Exercise requirements
What you give back must match the records below word for word.

Data shown
_ _ _
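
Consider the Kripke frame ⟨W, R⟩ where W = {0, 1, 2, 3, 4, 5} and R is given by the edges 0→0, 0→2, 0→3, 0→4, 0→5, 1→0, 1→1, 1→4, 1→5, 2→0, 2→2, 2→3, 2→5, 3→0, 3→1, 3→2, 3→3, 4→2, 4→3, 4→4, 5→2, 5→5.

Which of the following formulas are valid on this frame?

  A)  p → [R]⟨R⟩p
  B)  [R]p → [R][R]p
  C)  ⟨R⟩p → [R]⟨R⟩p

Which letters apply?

R is not symmetric: 0 R 4 but not 4 R 0.
R is not transitive: 0 R 3 and 3 R 1 but not 0 R 1.
R is not euclidean: 0 R 2 and 0 R 4 but not 2 R 4.
(A) p → [R]⟨R⟩p is axiom B, which corresponds to symmetry. R is not symmetric — not valid.
(B) [R]p → [R][R]p is axiom 4; it is valid on a frame exactly when R is transitive. R is not transitive, so not valid.
(C) axiom 5: valid iff R is euclidean. R is not euclidean — not valid.

none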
_ _ _
Solution for this problem
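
Consider the Kripke frame ⟨W, R⟩ where W = {0, 1, 2, 3, 4, 5} and R is given by the edges 0→0, 0→2, 0→3, 0→4, 0→5, 1→0, 1→1, 1→4, 1→5, 2→0, 2→2, 2→3, 2→5, 3→0, 3→1, 3→2, 3→3, 4→2, 4→3, 4→4, 5→2, 5→5.

Which of the following formulas are valid on this frame?

  A)  p → [R]⟨R⟩p
  B)  [R]p → [R][R]p
  C)  ⟨R⟩p → [R]⟨R⟩p

Which letters apply?

R is not symmetric: 0 R 4 but not 4 R 0.
R is not transitive: 0 R 3 and 3 R 1 but not 0 R 1.
R is not euclidean: 0 R 2 and 0 R 4 but not 2 R 4.
(A) p → [R]⟨R⟩p is axiom B, which corresponds to symmetry. R is not symmetric — not valid.
(B) [R]p → [R][R]p is axiom 4; it is valid on a frame exactly when R is transitive. R is not transitive, so not valid.
(C) axiom 5: valid iff R is euclidean. R is not euclidean — not valid.

none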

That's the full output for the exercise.